- How to complete this task:
If a line of the records contains the word "sits", list it.
##### Records shown
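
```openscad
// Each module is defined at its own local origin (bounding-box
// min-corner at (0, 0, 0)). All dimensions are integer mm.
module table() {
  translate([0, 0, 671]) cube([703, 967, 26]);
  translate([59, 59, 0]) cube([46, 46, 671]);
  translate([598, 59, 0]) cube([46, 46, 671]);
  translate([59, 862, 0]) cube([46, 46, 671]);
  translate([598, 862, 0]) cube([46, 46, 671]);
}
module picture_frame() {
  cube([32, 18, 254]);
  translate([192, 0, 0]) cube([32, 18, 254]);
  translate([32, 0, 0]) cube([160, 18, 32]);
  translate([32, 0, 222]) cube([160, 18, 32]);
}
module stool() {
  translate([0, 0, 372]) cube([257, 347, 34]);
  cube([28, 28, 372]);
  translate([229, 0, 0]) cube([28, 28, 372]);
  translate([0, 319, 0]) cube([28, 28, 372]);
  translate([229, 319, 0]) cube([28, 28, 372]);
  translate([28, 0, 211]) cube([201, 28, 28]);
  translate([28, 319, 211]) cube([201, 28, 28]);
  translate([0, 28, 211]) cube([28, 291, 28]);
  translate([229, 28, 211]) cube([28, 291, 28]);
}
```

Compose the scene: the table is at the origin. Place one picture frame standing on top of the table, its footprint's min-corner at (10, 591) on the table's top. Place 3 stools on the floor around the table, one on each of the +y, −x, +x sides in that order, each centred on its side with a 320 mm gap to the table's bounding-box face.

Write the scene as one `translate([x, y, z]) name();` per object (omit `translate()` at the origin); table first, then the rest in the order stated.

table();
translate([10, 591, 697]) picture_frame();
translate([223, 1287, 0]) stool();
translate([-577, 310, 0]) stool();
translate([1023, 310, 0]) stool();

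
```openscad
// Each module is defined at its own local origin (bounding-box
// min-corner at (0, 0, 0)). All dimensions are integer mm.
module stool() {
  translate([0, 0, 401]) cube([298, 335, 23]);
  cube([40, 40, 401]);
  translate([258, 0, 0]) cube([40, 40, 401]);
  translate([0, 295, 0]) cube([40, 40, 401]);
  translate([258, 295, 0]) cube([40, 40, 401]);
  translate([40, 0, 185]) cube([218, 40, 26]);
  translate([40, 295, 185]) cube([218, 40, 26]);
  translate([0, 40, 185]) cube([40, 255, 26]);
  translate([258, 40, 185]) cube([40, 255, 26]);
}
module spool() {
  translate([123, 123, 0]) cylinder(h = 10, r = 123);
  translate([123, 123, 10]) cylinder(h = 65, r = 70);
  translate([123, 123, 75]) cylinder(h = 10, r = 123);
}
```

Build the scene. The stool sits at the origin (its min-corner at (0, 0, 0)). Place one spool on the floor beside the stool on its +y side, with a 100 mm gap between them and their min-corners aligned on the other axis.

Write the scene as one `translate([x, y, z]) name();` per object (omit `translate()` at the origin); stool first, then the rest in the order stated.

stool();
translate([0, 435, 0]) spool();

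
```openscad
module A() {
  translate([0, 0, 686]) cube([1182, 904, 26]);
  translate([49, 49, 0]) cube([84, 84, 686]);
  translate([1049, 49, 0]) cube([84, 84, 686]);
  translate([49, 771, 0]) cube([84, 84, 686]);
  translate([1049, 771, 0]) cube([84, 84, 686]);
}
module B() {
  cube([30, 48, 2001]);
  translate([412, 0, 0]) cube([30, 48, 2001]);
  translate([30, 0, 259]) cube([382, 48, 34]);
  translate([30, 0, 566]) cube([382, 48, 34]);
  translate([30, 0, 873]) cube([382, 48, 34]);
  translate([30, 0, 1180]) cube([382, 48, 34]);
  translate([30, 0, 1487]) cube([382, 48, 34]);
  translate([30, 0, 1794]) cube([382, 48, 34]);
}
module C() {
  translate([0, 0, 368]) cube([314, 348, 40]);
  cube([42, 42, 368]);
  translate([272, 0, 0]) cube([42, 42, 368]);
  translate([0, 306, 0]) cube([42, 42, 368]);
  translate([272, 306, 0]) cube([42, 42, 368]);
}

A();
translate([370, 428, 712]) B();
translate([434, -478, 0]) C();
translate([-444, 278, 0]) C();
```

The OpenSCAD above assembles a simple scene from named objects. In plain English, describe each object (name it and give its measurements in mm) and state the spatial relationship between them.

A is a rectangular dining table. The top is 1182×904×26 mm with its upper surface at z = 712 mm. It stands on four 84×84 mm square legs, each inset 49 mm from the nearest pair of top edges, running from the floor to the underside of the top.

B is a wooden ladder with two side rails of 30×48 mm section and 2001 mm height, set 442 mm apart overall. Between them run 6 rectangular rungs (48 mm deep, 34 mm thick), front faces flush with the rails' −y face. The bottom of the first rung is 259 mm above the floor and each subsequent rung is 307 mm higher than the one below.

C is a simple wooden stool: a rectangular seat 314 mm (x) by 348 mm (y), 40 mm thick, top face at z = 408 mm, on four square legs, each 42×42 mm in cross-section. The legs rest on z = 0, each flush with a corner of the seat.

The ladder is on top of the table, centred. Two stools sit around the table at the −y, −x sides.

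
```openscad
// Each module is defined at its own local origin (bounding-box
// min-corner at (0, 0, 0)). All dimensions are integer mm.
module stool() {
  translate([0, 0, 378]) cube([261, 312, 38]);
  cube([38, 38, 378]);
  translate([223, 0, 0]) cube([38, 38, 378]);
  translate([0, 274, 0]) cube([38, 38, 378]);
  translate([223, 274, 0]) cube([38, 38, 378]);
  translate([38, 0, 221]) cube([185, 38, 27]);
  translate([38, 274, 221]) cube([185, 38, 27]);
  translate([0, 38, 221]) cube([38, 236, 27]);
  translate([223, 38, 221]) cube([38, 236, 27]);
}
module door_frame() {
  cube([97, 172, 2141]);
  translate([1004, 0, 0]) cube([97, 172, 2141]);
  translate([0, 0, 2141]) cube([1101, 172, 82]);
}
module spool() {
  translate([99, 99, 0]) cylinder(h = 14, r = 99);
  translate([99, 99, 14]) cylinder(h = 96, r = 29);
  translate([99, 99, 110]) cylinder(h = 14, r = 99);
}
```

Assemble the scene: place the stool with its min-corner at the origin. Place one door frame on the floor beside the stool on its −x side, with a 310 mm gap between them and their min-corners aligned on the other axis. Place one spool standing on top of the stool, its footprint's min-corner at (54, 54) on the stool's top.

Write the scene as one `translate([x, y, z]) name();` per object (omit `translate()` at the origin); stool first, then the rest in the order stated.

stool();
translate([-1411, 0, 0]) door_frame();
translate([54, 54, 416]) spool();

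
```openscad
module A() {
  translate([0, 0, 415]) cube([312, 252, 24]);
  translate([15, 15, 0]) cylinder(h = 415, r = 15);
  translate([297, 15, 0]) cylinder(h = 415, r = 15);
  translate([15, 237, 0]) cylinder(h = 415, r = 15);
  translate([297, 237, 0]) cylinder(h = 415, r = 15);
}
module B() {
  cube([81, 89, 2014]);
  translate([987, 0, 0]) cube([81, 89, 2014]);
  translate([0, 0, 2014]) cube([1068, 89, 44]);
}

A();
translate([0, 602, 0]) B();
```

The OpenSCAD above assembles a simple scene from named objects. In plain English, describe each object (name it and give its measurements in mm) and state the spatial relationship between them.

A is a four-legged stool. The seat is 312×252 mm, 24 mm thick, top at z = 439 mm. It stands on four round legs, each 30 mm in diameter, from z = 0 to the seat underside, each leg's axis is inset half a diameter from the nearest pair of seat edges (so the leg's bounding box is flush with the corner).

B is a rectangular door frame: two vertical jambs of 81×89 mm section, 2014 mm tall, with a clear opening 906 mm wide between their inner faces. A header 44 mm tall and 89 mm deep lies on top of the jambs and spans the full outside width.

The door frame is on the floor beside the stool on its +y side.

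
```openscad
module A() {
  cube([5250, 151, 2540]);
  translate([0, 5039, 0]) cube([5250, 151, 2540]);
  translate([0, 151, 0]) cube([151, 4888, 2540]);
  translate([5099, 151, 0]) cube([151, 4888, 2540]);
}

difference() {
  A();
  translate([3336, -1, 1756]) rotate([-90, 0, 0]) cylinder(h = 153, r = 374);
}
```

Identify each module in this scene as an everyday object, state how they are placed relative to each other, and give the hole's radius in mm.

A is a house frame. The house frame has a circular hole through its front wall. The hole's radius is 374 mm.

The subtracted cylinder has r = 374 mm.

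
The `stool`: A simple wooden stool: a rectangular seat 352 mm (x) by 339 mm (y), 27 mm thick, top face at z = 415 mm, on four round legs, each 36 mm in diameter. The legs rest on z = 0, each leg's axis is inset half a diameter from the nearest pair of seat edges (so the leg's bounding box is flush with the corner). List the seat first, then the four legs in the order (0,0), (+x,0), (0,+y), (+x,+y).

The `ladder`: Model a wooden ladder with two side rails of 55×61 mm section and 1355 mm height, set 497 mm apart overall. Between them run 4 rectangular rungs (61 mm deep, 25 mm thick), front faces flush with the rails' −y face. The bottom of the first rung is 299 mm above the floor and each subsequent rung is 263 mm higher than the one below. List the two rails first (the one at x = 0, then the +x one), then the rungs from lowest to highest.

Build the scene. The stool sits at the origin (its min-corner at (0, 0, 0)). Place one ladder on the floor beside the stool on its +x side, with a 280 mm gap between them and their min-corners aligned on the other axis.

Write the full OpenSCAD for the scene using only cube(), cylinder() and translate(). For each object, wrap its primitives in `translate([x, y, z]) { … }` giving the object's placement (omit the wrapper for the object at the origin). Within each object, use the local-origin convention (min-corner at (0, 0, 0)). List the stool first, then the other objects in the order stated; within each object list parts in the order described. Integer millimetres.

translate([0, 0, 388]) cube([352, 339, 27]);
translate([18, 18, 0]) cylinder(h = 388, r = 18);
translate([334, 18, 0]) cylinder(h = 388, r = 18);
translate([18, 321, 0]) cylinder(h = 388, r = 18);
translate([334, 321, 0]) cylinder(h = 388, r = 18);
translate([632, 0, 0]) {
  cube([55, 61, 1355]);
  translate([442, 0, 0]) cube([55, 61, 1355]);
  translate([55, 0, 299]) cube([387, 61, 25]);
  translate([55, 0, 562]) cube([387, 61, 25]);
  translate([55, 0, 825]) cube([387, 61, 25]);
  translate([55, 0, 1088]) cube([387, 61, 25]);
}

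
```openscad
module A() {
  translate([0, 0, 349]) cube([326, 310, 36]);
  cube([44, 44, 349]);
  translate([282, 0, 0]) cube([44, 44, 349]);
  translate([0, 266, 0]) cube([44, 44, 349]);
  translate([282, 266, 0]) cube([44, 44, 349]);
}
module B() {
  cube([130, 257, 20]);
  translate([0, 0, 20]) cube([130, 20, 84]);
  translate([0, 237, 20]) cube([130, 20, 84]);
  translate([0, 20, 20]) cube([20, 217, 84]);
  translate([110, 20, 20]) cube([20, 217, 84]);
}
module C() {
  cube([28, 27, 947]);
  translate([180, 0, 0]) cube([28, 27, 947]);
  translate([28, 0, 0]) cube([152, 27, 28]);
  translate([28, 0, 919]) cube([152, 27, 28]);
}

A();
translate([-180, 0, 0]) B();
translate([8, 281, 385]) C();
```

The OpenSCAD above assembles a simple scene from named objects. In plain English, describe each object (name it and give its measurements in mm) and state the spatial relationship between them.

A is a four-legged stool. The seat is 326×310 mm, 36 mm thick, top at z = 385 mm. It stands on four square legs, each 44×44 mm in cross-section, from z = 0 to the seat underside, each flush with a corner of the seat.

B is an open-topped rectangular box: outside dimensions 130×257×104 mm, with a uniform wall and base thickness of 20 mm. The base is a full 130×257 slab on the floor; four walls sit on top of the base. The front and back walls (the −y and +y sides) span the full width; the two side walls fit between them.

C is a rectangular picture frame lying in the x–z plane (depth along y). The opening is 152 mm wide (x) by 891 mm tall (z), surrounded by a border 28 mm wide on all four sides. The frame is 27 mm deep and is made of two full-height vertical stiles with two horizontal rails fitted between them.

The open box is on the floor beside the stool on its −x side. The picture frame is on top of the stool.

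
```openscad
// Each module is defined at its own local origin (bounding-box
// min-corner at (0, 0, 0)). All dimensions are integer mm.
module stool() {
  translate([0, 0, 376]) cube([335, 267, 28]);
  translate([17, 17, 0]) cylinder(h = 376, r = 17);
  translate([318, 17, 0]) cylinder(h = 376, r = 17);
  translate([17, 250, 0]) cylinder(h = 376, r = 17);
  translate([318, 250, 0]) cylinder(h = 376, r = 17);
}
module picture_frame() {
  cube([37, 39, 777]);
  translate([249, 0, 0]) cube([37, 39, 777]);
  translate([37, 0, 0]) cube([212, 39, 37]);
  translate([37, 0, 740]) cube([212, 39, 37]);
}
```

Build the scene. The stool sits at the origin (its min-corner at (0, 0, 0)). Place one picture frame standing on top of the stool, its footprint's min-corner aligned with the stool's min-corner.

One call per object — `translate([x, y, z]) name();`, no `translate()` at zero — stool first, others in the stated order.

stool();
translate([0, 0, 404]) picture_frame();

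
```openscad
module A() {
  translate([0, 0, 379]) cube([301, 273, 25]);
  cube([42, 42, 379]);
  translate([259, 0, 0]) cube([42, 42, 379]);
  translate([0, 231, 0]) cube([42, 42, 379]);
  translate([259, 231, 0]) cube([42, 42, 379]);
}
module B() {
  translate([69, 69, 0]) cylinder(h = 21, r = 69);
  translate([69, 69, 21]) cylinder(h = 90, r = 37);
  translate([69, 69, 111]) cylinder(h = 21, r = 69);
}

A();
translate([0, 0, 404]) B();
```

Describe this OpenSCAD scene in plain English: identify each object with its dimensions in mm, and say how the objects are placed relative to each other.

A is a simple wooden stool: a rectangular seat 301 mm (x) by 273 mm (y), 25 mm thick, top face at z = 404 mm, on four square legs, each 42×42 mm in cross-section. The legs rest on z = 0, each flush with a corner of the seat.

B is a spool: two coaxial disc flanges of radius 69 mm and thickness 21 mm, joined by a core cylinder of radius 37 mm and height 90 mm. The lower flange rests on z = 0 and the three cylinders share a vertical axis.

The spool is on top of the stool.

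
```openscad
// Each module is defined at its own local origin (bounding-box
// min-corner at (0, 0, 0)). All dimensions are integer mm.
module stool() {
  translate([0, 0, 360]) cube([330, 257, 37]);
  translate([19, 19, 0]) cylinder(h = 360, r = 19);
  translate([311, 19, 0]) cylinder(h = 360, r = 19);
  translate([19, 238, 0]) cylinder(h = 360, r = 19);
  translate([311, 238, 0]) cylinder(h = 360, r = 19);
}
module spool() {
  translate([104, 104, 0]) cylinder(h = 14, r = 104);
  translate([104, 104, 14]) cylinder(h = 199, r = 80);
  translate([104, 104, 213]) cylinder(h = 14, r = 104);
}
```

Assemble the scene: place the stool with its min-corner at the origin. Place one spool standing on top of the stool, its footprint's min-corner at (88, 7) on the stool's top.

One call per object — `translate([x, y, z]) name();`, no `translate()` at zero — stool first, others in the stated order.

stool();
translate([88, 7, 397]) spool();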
##########
- Output of the task:
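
Build the scene. The stool sits at the origin (its min-corner at (0, 0, 0)). Place one spool on the floor beside the stool on its +y side, with a 100 mm gap between them and their min-corners aligned on the other axis.
Build the scene. The stool sits at the origin (its min-corner at (0, 0, 0)). Place one ladder on the floor beside the stool on its +x side, with a 280 mm gap between them and their min-corners aligned on the other axis.
Build the scene. The stool sits at the origin (its min-corner at (0, 0, 0)). Place one picture frame standing on top of the stool, its footprint's min-corner aligned with the stool's min-corner.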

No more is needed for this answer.